Brief — Extract the listing in its entirety, keeping each line identical to the original.

Source records —

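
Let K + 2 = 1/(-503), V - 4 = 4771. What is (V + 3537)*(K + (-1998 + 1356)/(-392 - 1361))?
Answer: -11988771640/881759 ≈ -13596.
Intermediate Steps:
V = 4775 (V = 4 + 4771 = 4775)
K = -1007/503 (K = -2 + 1/(-503) = -2 - 1/503 = -1007/503 ≈ -2.0020)
(V + 3537)*(K + (-1998 + 1356)/(-392 - 1361)) = (4775 + 3537)*(-1007/503 + (-1998 + 1356)/(-392 - 1361)) = 8312*(-1007/503 - 642/(-1753)) = 8312*(-1007/503 - 642*(-1/1753)) = 8312*(-1007/503 + 642/1753) = 8312*(-1442345/881759) = -11988771640/881759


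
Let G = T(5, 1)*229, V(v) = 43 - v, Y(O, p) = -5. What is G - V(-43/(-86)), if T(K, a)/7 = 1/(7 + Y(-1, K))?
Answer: 759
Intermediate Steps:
T(K, a) = 7/2 (T(K, a) = 7/(7 - 5) = 7/2)
G = 1603/2 (G = (7/2)*229 = 1603/2 ≈ 801.50)
G - V(-43/(-86)) = 1603/2 - (43 - (-43)/(-86)) = 1603/2 - (43 - (-43)*(-1)/86) = 1603/2 - (43 - 1*1/2) = 1603/2 - (43 - 1/2) = 1603/2 - 1*85/2 = 1603/2 - 85/2 = 759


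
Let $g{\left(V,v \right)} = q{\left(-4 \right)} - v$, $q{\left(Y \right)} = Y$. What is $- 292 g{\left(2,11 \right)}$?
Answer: $4380$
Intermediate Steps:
$g{\left(V,v \right)} = -4 - v$
$- 292 g{\left(2,11 \right)} = - 292 \left(-4 - 11\right) = \left(-292\right) \left(-15\right) = 4380$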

Answer area —
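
Let K + 2 = 1/(-503), V - 4 = 4771. What is (V + 3537)*(K + (-1998 + 1356)/(-392 - 1361))?
Answer: -11988771640/881759 ≈ -13596.
Intermediate Steps:
V = 4775 (V = 4 + 4771 = 4775)
K = -1007/503 (K = -2 + 1/(-503) = -2 - 1/503 = -1007/503 ≈ -2.0020)
(V + 3537)*(K + (-1998 + 1356)/(-392 - 1361)) = (4775 + 3537)*(-1007/503 + (-1998 + 1356)/(-392 - 1361)) = 8312*(-1007/503 - 642/(-1753)) = 8312*(-1007/503 - 642*(-1/1753)) = 8312*(-1007/503 + 642/1753) = 8312*(-1442345/881759) = -11988771640/881759


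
Let G = T(5, 1)*229, V(v) = 43 - v, Y(O, p) = -5. What is G - V(-43/(-86)), if T(K, a)/7 = 1/(7 + Y(-1, K))?
Answer: 759
Intermediate Steps:
T(K, a) = 7/2 (T(K, a) = 7/(7 - 5) = 7/2)
G = 1603/2 (G = (7/2)*229 = 1603/2 ≈ 801.50)
G - V(-43/(-86)) = 1603/2 - (43 - (-43)/(-86)) = 1603/2 - (43 - (-43)*(-1)/86) = 1603/2 - (43 - 1*1/2) = 1603/2 - (43 - 1/2) = 1603/2 - 1*85/2 = 1603/2 - 85/2 = 759


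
Let $g{\left(V,v \right)} = q{\left(-4 \right)} - v$, $q{\left(Y \right)} = Y$. What is $- 292 g{\left(2,11 \right)}$?
Answer: $4380$
Intermediate Steps:
$g{\left(V,v \right)} = -4 - v$
$- 292 g{\left(2,11 \right)} = - 292 \left(-4 - 11\right) = \left(-292\right) \left(-15\right) = 4380$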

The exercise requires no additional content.